Items from a dataset:
____

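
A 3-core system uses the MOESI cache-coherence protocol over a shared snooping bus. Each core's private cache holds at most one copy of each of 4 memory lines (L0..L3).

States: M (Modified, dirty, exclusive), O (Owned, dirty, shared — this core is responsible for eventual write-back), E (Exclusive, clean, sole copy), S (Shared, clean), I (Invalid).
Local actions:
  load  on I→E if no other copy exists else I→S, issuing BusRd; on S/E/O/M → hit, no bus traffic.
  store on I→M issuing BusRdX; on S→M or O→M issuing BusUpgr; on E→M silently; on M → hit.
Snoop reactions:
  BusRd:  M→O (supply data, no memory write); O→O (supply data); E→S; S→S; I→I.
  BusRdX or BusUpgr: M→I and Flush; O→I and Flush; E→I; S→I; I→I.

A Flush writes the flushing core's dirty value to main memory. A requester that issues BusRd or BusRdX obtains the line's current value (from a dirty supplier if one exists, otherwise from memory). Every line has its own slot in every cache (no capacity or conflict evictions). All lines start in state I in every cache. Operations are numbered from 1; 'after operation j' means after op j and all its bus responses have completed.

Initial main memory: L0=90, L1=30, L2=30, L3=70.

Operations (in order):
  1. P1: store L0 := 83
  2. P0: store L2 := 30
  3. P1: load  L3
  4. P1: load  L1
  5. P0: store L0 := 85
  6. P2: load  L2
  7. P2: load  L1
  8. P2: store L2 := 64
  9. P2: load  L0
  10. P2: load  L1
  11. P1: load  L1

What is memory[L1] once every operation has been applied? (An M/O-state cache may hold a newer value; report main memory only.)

memory[L1] = 30

1. P1: store L0 := 83  bus=[BusRdX]  L0: P0=I P1=M P2=I  mem[L0]=90
2. P0: store L2 := 30  bus=[BusRdX]  L2: P0=M P1=I P2=I  mem[L2]=30
3. P1: load  L3  bus=[BusRd]  L3: P0=I P1=E P2=I  mem[L3]=70
4. P1: load  L1  bus=[BusRd]  L1: P0=I P1=E P2=I  mem[L1]=30
5. P0: store L0 := 85  bus=[BusRdX,Flush]  L0: P0=M P1=I P2=I  mem[L0]=83
6. P2: load  L2  bus=[BusRd]  L2: P0=O P1=I P2=S  mem[L2]=30
7. P2: load  L1  bus=[BusRd]  L1: P0=I P1=S P2=S  mem[L1]=30
8. P2: store L2 := 64  bus=[BusUpgr,Flush]  L2: P0=I P1=I P2=M  mem[L2]=30
9. P2: load  L0  bus=[BusRd]  L0: P0=O P1=I P2=S  mem[L0]=83
10. P2: load  L1  bus=[-]  L1: P0=I P1=S P2=S  mem[L1]=30
11. P1: load  L1  bus=[-]  L1: P0=I P1=S P2=S  mem[L1]=30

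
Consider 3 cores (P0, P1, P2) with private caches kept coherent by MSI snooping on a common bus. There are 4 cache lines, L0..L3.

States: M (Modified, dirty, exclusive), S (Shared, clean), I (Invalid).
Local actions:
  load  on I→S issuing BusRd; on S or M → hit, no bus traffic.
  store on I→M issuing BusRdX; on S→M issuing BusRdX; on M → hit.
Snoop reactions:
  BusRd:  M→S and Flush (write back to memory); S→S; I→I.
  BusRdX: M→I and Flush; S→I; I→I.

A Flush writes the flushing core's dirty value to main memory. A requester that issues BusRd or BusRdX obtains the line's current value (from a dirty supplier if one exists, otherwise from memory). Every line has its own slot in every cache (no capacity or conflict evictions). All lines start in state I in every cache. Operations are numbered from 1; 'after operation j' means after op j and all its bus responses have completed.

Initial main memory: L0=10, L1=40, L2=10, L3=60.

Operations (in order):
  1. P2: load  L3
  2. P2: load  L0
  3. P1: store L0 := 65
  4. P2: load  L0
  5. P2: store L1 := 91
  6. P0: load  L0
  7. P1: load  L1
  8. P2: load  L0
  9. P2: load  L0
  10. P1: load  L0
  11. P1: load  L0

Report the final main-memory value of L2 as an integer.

[1] P2: load  L3 | P0:I, P1:I, P2:S(60) | bus: BusRd
[2] P2: load  L0 | P0:I, P1:I, P2:S(10) | bus: BusRd
[3] P1: store L0 := 65 | P0:I, P1:M(65), P2:I | bus: BusRdX
[4] P2: load  L0 | P0:I, P1:S(65), P2:S(65) | bus: BusRd,Flush
[5] P2: store L1 := 91 | P0:I, P1:I, P2:M(91) | bus: BusRdX
[6] P0: load  L0 | P0:S(65), P1:S(65), P2:S(65) | bus: BusRd
[7] P1: load  L1 | P0:I, P1:S(91), P2:S(91) | bus: BusRd,Flush
[8] P2: load  L0 | P0:S(65), P1:S(65), P2:S(65) | bus: none
[9] P2: load  L0 | P0:S(65), P1:S(65), P2:S(65) | bus: none
[10] P1: load  L0 | P0:S(65), P1:S(65), P2:S(65) | bus: none
[11] P1: load  L0 | P0:S(65), P1:S(65), P2:S(65) | bus: none

memory[L2] = 10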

____

### What you are asked to do:
The records above are to be printed in full, exactly as they appear.

### Exercise result:
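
A 3-core system uses the MOESI cache-coherence protocol over a shared snooping bus. Each core's private cache holds at most one copy of each of 4 memory lines (L0..L3).

States: M (Modified, dirty, exclusive), O (Owned, dirty, shared — this core is responsible for eventual write-back), E (Exclusive, clean, sole copy), S (Shared, clean), I (Invalid).
Local actions:
  load  on I→E if no other copy exists else I→S, issuing BusRd; on S/E/O/M → hit, no bus traffic.
  store on I→M issuing BusRdX; on S→M or O→M issuing BusUpgr; on E→M silently; on M → hit.
Snoop reactions:
  BusRd:  M→O (supply data, no memory write); O→O (supply data); E→S; S→S; I→I.
  BusRdX or BusUpgr: M→I and Flush; O→I and Flush; E→I; S→I; I→I.

A Flush writes the flushing core's dirty value to main memory. A requester that issues BusRd or BusRdX obtains the line's current value (from a dirty supplier if one exists, otherwise from memory). Every line has its own slot in every cache (no capacity or conflict evictions). All lines start in state I in every cache. Operations are numbered from 1; 'after operation j' means after op j and all its bus responses have completed.

Initial main memory: L0=90, L1=30, L2=30, L3=70.

Operations (in order):
  1. P1: store L0 := 83
  2. P0: store L2 := 30
  3. P1: load  L3
  4. P1: load  L1
  5. P0: store L0 := 85
  6. P2: load  L2
  7. P2: load  L1
  8. P2: store L2 := 64
  9. P2: load  L0
  10. P2: load  L1
  11. P1: load  L1

What is memory[L1] once every operation has been applied? (An M/O-state cache may hold a newer value; report main memory only.)

memory[L1] = 30

1. P1: store L0 := 83  bus=[BusRdX]  L0: P0=I P1=M P2=I  mem[L0]=90
2. P0: store L2 := 30  bus=[BusRdX]  L2: P0=M P1=I P2=I  mem[L2]=30
3. P1: load  L3  bus=[BusRd]  L3: P0=I P1=E P2=I  mem[L3]=70
4. P1: load  L1  bus=[BusRd]  L1: P0=I P1=E P2=I  mem[L1]=30
5. P0: store L0 := 85  bus=[BusRdX,Flush]  L0: P0=M P1=I P2=I  mem[L0]=83
6. P2: load  L2  bus=[BusRd]  L2: P0=O P1=I P2=S  mem[L2]=30
7. P2: load  L1  bus=[BusRd]  L1: P0=I P1=S P2=S  mem[L1]=30
8. P2: store L2 := 64  bus=[BusUpgr,Flush]  L2: P0=I P1=I P2=M  mem[L2]=30
9. P2: load  L0  bus=[BusRd]  L0: P0=O P1=I P2=S  mem[L0]=83
10. P2: load  L1  bus=[-]  L1: P0=I P1=S P2=S  mem[L1]=30
11. P1: load  L1  bus=[-]  L1: P0=I P1=S P2=S  mem[L1]=30

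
Consider 3 cores (P0, P1, P2) with private caches kept coherent by MSI snooping on a common bus. There are 4 cache lines, L0..L3.

States: M (Modified, dirty, exclusive), S (Shared, clean), I (Invalid).
Local actions:
  load  on I→S issuing BusRd; on S or M → hit, no bus traffic.
  store on I→M issuing BusRdX; on S→M issuing BusRdX; on M → hit.
Snoop reactions:
  BusRd:  M→S and Flush (write back to memory); S→S; I→I.
  BusRdX: M→I and Flush; S→I; I→I.

A Flush writes the flushing core's dirty value to main memory. A requester that issues BusRd or BusRdX obtains the line's current value (from a dirty supplier if one exists, otherwise from memory). Every line has its own slot in every cache (no capacity or conflict evictions). All lines start in state I in every cache. Operations are numbered from 1; 'after operation j' means after op j and all its bus responses have completed.

Initial main memory: L0=10, L1=40, L2=10, L3=60.

Operations (in order):
  1. P2: load  L3
  2. P2: load  L0
  3. P1: store L0 := 65
  4. P2: load  L0
  5. P2: store L1 := 91
  6. P0: load  L0
  7. P1: load  L1
  8. P2: load  L0
  9. P2: load  L0
  10. P1: load  L0
  11. P1: load  L0

Report the final main-memory value of L2 as an integer.

[1] P2: load  L3 | P0:I, P1:I, P2:S(60) | bus: BusRd
[2] P2: load  L0 | P0:I, P1:I, P2:S(10) | bus: BusRd
[3] P1: store L0 := 65 | P0:I, P1:M(65), P2:I | bus: BusRdX
[4] P2: load  L0 | P0:I, P1:S(65), P2:S(65) | bus: BusRd,Flush
[5] P2: store L1 := 91 | P0:I, P1:I, P2:M(91) | bus: BusRdX
[6] P0: load  L0 | P0:S(65), P1:S(65), P2:S(65) | bus: BusRd
[7] P1: load  L1 | P0:I, P1:S(91), P2:S(91) | bus: BusRd,Flush
[8] P2: load  L0 | P0:S(65), P1:S(65), P2:S(65) | bus: none
[9] P2: load  L0 | P0:S(65), P1:S(65), P2:S(65) | bus: none
[10] P1: load  L0 | P0:S(65), P1:S(65), P2:S(65) | bus: none
[11] P1: load  L0 | P0:S(65), P1:S(65), P2:S(65) | bus: none

memory[L2] = 10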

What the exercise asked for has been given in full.